TASK ITEM –
Your task is to give the entries back exactly, leaving nothing out.

======== RECORDS TO PROCESS ========

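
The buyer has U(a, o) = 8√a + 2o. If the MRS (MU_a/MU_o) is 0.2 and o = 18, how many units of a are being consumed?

a = 100

MU_a = 8/(2√a), MU_o = 2.
MRS = 8/(2√a) ÷ 2.
MRS depends only on a: 2/√a = 0.2 ⇒ √a = 2/0.2 = 10 ⇒ a = 100.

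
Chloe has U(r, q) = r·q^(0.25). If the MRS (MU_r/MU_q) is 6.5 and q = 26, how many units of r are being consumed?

r = 16

MU_r = q^(0.25) and MU_q = 0.25·r·q^(-0.75).
MRS = MU_r/MU_q = (4)·q/r.
Substitute q = 26: MRS = 104/r. Setting 104/r = 6.5 gives r = 104/6.5 = 16.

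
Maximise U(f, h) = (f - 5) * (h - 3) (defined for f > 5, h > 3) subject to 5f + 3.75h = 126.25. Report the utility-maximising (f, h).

MU_f = (h−3), MU_h = (f−5).
MRS = (h−3)/(f−5).
Tangency: set MRS = p_f/p_h = 5/3.75 = 4/3.
So (h − 3)/(f − 5) = 4/3, i.e. (h − 3) = (4/3)·(f − 5).
Rewrite the budget in excess-of-subsistence terms: 5·(f − 5) + 3.75·(h − 3) = 126.25 − 5·5 − 3.75·3 = 90.
Substituting, 10·(f − 5) = 90, so f − 5 = 9 and f* = 14.
Then h − 3 = (4/3)·9 = 12, so h* = 15.

f* = 14, h* = 15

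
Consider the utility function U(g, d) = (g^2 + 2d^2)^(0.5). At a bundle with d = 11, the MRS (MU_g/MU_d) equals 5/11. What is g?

g = 10

For CES with ρ = 2, MRS = (1/2)·(d/g)^(-1).
Setting (1/2)·(11/g)^(-1) = 5/11 gives (11/g)^(-1) = 10/11, so 11/g = 1.1 and g = 10.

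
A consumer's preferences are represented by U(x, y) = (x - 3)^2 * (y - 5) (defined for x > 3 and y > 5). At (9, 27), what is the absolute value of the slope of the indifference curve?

MRS = 22/3

MU_x = 2·(x−3)·(y−5), MU_y = (x−3)^2.
MRS = (2/1)·(y−5)/(x−3).
At (9, 27): MRS = 22/3.
So at (9, 27) the consumer would give up 22/3 units of y for one more unit of x.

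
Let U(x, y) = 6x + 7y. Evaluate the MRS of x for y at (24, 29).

MU_x = 6, MU_y = 7, so MRS = 6/7 at every bundle.
At (24, 29): MRS = 6/7.
So at (24, 29) the consumer would give up 6/7 units of y for one more unit of x.

MRS = 6/7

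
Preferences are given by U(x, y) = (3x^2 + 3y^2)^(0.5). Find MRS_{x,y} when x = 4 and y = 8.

For CES with ρ = 2, MRS = (y/x)^(-1).
At (4, 8): MRS = 0.5.
So at (4, 8) the consumer would give up 0.5 units of y for one more unit of x.

MRS = 0.5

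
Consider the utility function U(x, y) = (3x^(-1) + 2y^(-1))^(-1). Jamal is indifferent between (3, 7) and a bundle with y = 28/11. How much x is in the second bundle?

U depends on (x, y) only through S = 3x^(-1) + 2y^(-1), so equal utility means equal S. At (3, 7): S = 9/7.
With y = 28/11: 2·(28/11)^(-1) = 11/14, so 3x^(-1) = 9/7 − 11/14 = 0.5, i.e. x^(-1) = 1/6.
Hence x = 1/(1/6) = 6.
Check: U(6, 28/11) = 0.7778.

x = 6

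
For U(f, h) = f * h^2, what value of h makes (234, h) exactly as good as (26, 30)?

h = 10

U(26, 30) = 23400.
Set U(234, h) = 23400 and solve.
With f = 234: h^2 = 23400/234 = 100; taking the square root, h = 10.
Check: U(234, 10) = 23400.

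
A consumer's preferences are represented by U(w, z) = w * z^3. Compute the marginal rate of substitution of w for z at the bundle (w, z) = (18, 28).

MU_w = z^3 and MU_z = 3·w·z^2.
MRS = MU_w/MU_z = (1/3)·z/w.
At (18, 28): MRS = 14/27.
So at (18, 28) the consumer would give up 14/27 units of z for one more unit of w.

MRS = 14/27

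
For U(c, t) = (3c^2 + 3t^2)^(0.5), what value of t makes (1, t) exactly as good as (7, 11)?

t = 13

U depends on (c, t) only through S = 3c^2 + 3t^2, so equal utility means equal S. At (7, 11): S = 510.
With c = 1: 3·1^2 = 3, so 3t^2 = 510 − 3 = 507, i.e. t^2 = 169.
Hence t = √169 = 13.
Check: U(1, 13) = 22.5832.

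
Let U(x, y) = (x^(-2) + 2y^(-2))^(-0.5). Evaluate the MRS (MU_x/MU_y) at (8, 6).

For CES with ρ = -2, MRS = (1/2)·(y/x)^3.
At (8, 6): MRS = 27/128.
The indifference curve has slope −27/128 at this bundle.

MRS = 27/128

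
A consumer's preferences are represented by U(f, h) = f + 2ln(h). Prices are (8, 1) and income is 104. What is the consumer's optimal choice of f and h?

MU_f = 1, MU_h = 2/h.
MRS = 1 ÷ (2/h).
Tangency: set MRS = p_f/p_h = 8/1 = 8.
MRS depends only on h: 0.5·h = 8 ⇒ h* = 8/0.5 = 16.
From the budget, 8·f = 104 − 1·16 = 88, so f* = 11.

f* = 11, h* = 16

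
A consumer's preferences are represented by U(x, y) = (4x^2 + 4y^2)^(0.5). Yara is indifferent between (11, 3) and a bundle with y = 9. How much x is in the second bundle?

U depends on (x, y) only through S = 4x^2 + 4y^2, so equal utility means equal S. At (11, 3): S = 520.
With y = 9: 4·9^2 = 324, so 4x^2 = 520 − 324 = 196, i.e. x^2 = 49.
Hence x = √49 = 7.
Check: U(7, 9) = 22.8035.

x = 7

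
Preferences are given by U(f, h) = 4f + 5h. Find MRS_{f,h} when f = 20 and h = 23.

MU_f = 4, MU_h = 5, so MRS = 4/5 = 0.8 at every bundle.
At (20, 23): MRS = 0.8.
That is, one extra unit of f is worth 0.8 units of h at the margin.

MRS = 0.8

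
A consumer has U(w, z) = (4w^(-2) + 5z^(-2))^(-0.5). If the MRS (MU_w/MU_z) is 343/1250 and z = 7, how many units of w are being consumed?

w = 10

For CES with ρ = -2, MRS = (4/5)·(z/w)^3.
Setting (4/5)·(7/w)^3 = 343/1250 gives (7/w)^3 = 343/1000, so 7/w = 0.7 and w = 10.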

========

WRITTEN ANSWER –
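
The buyer has U(a, o) = 8√a + 2o. If the MRS (MU_a/MU_o) is 0.2 and o = 18, how many units of a are being consumed?

a = 100

MU_a = 8/(2√a), MU_o = 2.
MRS = 8/(2√a) ÷ 2.
MRS depends only on a: 2/√a = 0.2 ⇒ √a = 2/0.2 = 10 ⇒ a = 100.

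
Chloe has U(r, q) = r·q^(0.25). If the MRS (MU_r/MU_q) is 6.5 and q = 26, how many units of r are being consumed?

r = 16

MU_r = q^(0.25) and MU_q = 0.25·r·q^(-0.75).
MRS = MU_r/MU_q = (4)·q/r.
Substitute q = 26: MRS = 104/r. Setting 104/r = 6.5 gives r = 104/6.5 = 16.

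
Maximise U(f, h) = (f - 5) * (h - 3) (defined for f > 5, h > 3) subject to 5f + 3.75h = 126.25. Report the utility-maximising (f, h).

MU_f = (h−3), MU_h = (f−5).
MRS = (h−3)/(f−5).
Tangency: set MRS = p_f/p_h = 5/3.75 = 4/3.
So (h − 3)/(f − 5) = 4/3, i.e. (h − 3) = (4/3)·(f − 5).
Rewrite the budget in excess-of-subsistence terms: 5·(f − 5) + 3.75·(h − 3) = 126.25 − 5·5 − 3.75·3 = 90.
Substituting, 10·(f − 5) = 90, so f − 5 = 9 and f* = 14.
Then h − 3 = (4/3)·9 = 12, so h* = 15.

f* = 14, h* = 15

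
Consider the utility function U(g, d) = (g^2 + 2d^2)^(0.5). At a bundle with d = 11, the MRS (MU_g/MU_d) equals 5/11. What is g?

g = 10

For CES with ρ = 2, MRS = (1/2)·(d/g)^(-1).
Setting (1/2)·(11/g)^(-1) = 5/11 gives (11/g)^(-1) = 10/11, so 11/g = 1.1 and g = 10.

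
A consumer's preferences are represented by U(x, y) = (x - 3)^2 * (y - 5) (defined for x > 3 and y > 5). At (9, 27), what is the absolute value of the slope of the indifference curve?

MRS = 22/3

MU_x = 2·(x−3)·(y−5), MU_y = (x−3)^2.
MRS = (2/1)·(y−5)/(x−3).
At (9, 27): MRS = 22/3.
So at (9, 27) the consumer would give up 22/3 units of y for one more unit of x.

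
Let U(x, y) = 6x + 7y. Evaluate the MRS of x for y at (24, 29).

MU_x = 6, MU_y = 7, so MRS = 6/7 at every bundle.
At (24, 29): MRS = 6/7.
So at (24, 29) the consumer would give up 6/7 units of y for one more unit of x.

MRS = 6/7

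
Preferences are given by U(x, y) = (3x^2 + 3y^2)^(0.5). Find MRS_{x,y} when x = 4 and y = 8.

For CES with ρ = 2, MRS = (y/x)^(-1).
At (4, 8): MRS = 0.5.
So at (4, 8) the consumer would give up 0.5 units of y for one more unit of x.

MRS = 0.5

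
Consider the utility function U(x, y) = (3x^(-1) + 2y^(-1))^(-1). Jamal is indifferent between (3, 7) and a bundle with y = 28/11. How much x is in the second bundle?

U depends on (x, y) only through S = 3x^(-1) + 2y^(-1), so equal utility means equal S. At (3, 7): S = 9/7.
With y = 28/11: 2·(28/11)^(-1) = 11/14, so 3x^(-1) = 9/7 − 11/14 = 0.5, i.e. x^(-1) = 1/6.
Hence x = 1/(1/6) = 6.
Check: U(6, 28/11) = 0.7778.

x = 6

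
For U(f, h) = f * h^2, what value of h makes (234, h) exactly as good as (26, 30)?

h = 10

U(26, 30) = 23400.
Set U(234, h) = 23400 and solve.
With f = 234: h^2 = 23400/234 = 100; taking the square root, h = 10.
Check: U(234, 10) = 23400.

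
A consumer's preferences are represented by U(w, z) = w * z^3. Compute the marginal rate of substitution of w for z at the bundle (w, z) = (18, 28).

MU_w = z^3 and MU_z = 3·w·z^2.
MRS = MU_w/MU_z = (1/3)·z/w.
At (18, 28): MRS = 14/27.
So at (18, 28) the consumer would give up 14/27 units of z for one more unit of w.

MRS = 14/27

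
For U(c, t) = (3c^2 + 3t^2)^(0.5), what value of t makes (1, t) exactly as good as (7, 11)?

t = 13

U depends on (c, t) only through S = 3c^2 + 3t^2, so equal utility means equal S. At (7, 11): S = 510.
With c = 1: 3·1^2 = 3, so 3t^2 = 510 − 3 = 507, i.e. t^2 = 169.
Hence t = √169 = 13.
Check: U(1, 13) = 22.5832.

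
Let U(x, y) = (x^(-2) + 2y^(-2))^(-0.5). Evaluate the MRS (MU_x/MU_y) at (8, 6).

For CES with ρ = -2, MRS = (1/2)·(y/x)^3.
At (8, 6): MRS = 27/128.
The indifference curve has slope −27/128 at this bundle.

MRS = 27/128

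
A consumer's preferences are represented by U(f, h) = f + 2ln(h). Prices are (8, 1) and income is 104. What is the consumer's optimal choice of f and h?

MU_f = 1, MU_h = 2/h.
MRS = 1 ÷ (2/h).
Tangency: set MRS = p_f/p_h = 8/1 = 8.
MRS depends only on h: 0.5·h = 8 ⇒ h* = 8/0.5 = 16.
From the budget, 8·f = 104 − 1·16 = 88, so f* = 11.

f* = 11, h* = 16

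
A consumer's preferences are represented by U(x, y) = (4x^2 + 4y^2)^(0.5). Yara is indifferent between (11, 3) and a bundle with y = 9. How much x is in the second bundle?

U depends on (x, y) only through S = 4x^2 + 4y^2, so equal utility means equal S. At (11, 3): S = 520.
With y = 9: 4·9^2 = 324, so 4x^2 = 520 − 324 = 196, i.e. x^2 = 49.
Hence x = √49 = 7.
Check: U(7, 9) = 22.8035.

x = 7

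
Preferences are given by U(f, h) = 4f + 5h. Find MRS_{f,h} when f = 20 and h = 23.

MU_f = 4, MU_h = 5, so MRS = 4/5 = 0.8 at every bundle.
At (20, 23): MRS = 0.8.
That is, one extra unit of f is worth 0.8 units of h at the margin.

MRS = 0.8

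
A consumer has U(w, z) = (4w^(-2) + 5z^(-2))^(-0.5). If the MRS (MU_w/MU_z) is 343/1250 and z = 7, how many units of w are being consumed?

w = 10

For CES with ρ = -2, MRS = (4/5)·(z/w)^3.
Setting (4/5)·(7/w)^3 = 343/1250 gives (7/w)^3 = 343/1000, so 7/w = 0.7 and w = 10.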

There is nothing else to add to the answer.